[Dataset records]:

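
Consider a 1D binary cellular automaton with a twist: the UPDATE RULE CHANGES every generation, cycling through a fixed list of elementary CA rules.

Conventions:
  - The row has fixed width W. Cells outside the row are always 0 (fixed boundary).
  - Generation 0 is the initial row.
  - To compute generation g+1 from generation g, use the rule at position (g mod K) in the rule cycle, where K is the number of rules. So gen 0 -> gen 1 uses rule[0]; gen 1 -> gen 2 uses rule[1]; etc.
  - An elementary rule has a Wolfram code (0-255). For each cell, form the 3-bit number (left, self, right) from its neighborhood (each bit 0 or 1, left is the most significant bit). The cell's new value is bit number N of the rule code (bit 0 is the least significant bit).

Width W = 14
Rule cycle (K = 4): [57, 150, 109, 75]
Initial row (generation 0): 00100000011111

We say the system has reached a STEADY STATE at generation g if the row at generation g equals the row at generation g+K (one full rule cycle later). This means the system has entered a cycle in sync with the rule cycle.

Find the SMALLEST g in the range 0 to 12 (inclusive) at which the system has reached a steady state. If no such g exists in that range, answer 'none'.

Answer: none

Derivation:
Gen 0: 00100000011111
Gen 1 (rule 57): 10011111010000
Gen 2 (rule 150): 11101110011000
Gen 3 (rule 109): 10111010011011
Gen 4 (rule 75): 00101000111011
Gen 5 (rule 57): 10010110100110
Gen 6 (rule 150): 11110000111001
Gen 7 (rule 109): 10010110101001
Gen 8 (rule 75): 00100110000010
Gen 9 (rule 57): 10010101111001
Gen 10 (rule 150): 11110100110111
Gen 11 (rule 109): 10011100111101
Gen 12 (rule 75): 00110101100100
Gen 13 (rule 57): 10101011010011
Gen 14 (rule 150): 10101000011100
Gen 15 (rule 109): 11111011010101
Gen 16 (rule 75): 10001011000000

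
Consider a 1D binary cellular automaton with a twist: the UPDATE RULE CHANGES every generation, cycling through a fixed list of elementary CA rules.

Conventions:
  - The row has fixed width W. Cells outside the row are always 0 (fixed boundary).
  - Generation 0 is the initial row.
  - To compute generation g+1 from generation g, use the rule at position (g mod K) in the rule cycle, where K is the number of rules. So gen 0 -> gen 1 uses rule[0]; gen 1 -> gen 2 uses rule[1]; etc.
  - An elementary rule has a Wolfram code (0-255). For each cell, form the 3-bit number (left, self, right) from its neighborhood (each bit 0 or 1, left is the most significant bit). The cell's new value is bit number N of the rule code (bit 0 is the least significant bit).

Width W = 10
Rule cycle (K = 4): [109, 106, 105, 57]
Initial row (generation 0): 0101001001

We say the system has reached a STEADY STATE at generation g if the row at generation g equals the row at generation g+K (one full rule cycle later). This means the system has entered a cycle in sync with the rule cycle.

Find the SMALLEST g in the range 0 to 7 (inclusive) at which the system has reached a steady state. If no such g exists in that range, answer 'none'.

Answer: none

Derivation:
Gen 0: 0101001001
Gen 1 (rule 109): 0111001001
Gen 2 (rule 106): 1101010010
Gen 3 (rule 105): 1110100000
Gen 4 (rule 57): 1001011111
Gen 5 (rule 109): 1001110001
Gen 6 (rule 106): 0011010010
Gen 7 (rule 105): 1011100000
Gen 8 (rule 57): 0110011111
Gen 9 (rule 109): 0110010001
Gen 10 (rule 106): 1110100010
Gen 11 (rule 105): 1011001000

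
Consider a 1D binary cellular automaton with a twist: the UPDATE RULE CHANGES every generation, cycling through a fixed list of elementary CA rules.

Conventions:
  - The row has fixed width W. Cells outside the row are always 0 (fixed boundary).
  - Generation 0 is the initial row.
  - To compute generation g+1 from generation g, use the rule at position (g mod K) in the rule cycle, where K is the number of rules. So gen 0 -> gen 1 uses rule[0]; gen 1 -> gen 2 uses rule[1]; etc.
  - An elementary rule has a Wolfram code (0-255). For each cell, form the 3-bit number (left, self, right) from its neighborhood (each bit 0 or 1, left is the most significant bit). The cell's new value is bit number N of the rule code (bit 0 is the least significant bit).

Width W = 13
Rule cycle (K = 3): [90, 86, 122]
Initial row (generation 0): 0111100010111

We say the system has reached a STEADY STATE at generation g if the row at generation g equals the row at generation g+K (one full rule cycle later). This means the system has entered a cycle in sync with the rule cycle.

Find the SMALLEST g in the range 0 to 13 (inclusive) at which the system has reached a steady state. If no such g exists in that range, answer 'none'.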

[Your goal]:
Each line of the records above must be copied exactly.

[Task response]:
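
Consider a 1D binary cellular automaton with a twist: the UPDATE RULE CHANGES every generation, cycling through a fixed list of elementary CA rules.

Conventions:
  - The row has fixed width W. Cells outside the row are always 0 (fixed boundary).
  - Generation 0 is the initial row.
  - To compute generation g+1 from generation g, use the rule at position (g mod K) in the rule cycle, where K is the number of rules. So gen 0 -> gen 1 uses rule[0]; gen 1 -> gen 2 uses rule[1]; etc.
  - An elementary rule has a Wolfram code (0-255). For each cell, form the 3-bit number (left, self, right) from its neighborhood (each bit 0 or 1, left is the most significant bit). The cell's new value is bit number N of the rule code (bit 0 is the least significant bit).

Width W = 14
Rule cycle (K = 4): [57, 150, 109, 75]
Initial row (generation 0): 00100000011111

We say the system has reached a STEADY STATE at generation g if the row at generation g equals the row at generation g+K (one full rule cycle later). This means the system has entered a cycle in sync with the rule cycle.

Find the SMALLEST g in the range 0 to 12 (inclusive) at which the system has reached a steady state. If no such g exists in that range, answer 'none'.

Answer: none

Derivation:
Gen 0: 00100000011111
Gen 1 (rule 57): 10011111010000
Gen 2 (rule 150): 11101110011000
Gen 3 (rule 109): 10111010011011
Gen 4 (rule 75): 00101000111011
Gen 5 (rule 57): 10010110100110
Gen 6 (rule 150): 11110000111001
Gen 7 (rule 109): 10010110101001
Gen 8 (rule 75): 00100110000010
Gen 9 (rule 57): 10010101111001
Gen 10 (rule 150): 11110100110111
Gen 11 (rule 109): 10011100111101
Gen 12 (rule 75): 00110101100100
Gen 13 (rule 57): 10101011010011
Gen 14 (rule 150): 10101000011100
Gen 15 (rule 109): 11111011010101
Gen 16 (rule 75): 10001011000000

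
Consider a 1D binary cellular automaton with a twist: the UPDATE RULE CHANGES every generation, cycling through a fixed list of elementary CA rules.

Conventions:
  - The row has fixed width W. Cells outside the row are always 0 (fixed boundary).
  - Generation 0 is the initial row.
  - To compute generation g+1 from generation g, use the rule at position (g mod K) in the rule cycle, where K is the number of rules. So gen 0 -> gen 1 uses rule[0]; gen 1 -> gen 2 uses rule[1]; etc.
  - An elementary rule has a Wolfram code (0-255). For each cell, form the 3-bit number (left, self, right) from its neighborhood (each bit 0 or 1, left is the most significant bit). The cell's new value is bit number N of the rule code (bit 0 is the least significant bit).

Width W = 10
Rule cycle (K = 4): [109, 106, 105, 57]
Initial row (generation 0): 0101001001

We say the system has reached a STEADY STATE at generation g if the row at generation g equals the row at generation g+K (one full rule cycle later). This means the system has entered a cycle in sync with the rule cycle.

Find the SMALLEST g in the range 0 to 7 (inclusive) at which the system has reached a steady state. If no such g exists in that range, answer 'none'.

Answer: none

Derivation:
Gen 0: 0101001001
Gen 1 (rule 109): 0111001001
Gen 2 (rule 106): 1101010010
Gen 3 (rule 105): 1110100000
Gen 4 (rule 57): 1001011111
Gen 5 (rule 109): 1001110001
Gen 6 (rule 106): 0011010010
Gen 7 (rule 105): 1011100000
Gen 8 (rule 57): 0110011111
Gen 9 (rule 109): 0110010001
Gen 10 (rule 106): 1110100010
Gen 11 (rule 105): 1011001000

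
Consider a 1D binary cellular automaton with a twist: the UPDATE RULE CHANGES every generation, cycling through a fixed list of elementary CA rules.

Conventions:
  - The row has fixed width W. Cells outside the row are always 0 (fixed boundary).
  - Generation 0 is the initial row.
  - To compute generation g+1 from generation g, use the rule at position (g mod K) in the rule cycle, where K is the number of rules. So gen 0 -> gen 1 uses rule[0]; gen 1 -> gen 2 uses rule[1]; etc.
  - An elementary rule has a Wolfram code (0-255). For each cell, form the 3-bit number (left, self, right) from its neighborhood (each bit 0 or 1, left is the most significant bit). The cell's new value is bit number N of the rule code (bit 0 is the least significant bit).

Width W = 13
Rule cycle (K = 3): [90, 86, 122]
Initial row (generation 0): 0111100010111

We say the system has reached a STEADY STATE at generation g if the row at generation g equals the row at generation g+K (one full rule cycle later). This means the system has entered a cycle in sync with the rule cycle.

Find the SMALLEST g in the range 0 to 13 (inclusive) at which the system has reached a steady state. If no such g exists in that range, answer 'none'.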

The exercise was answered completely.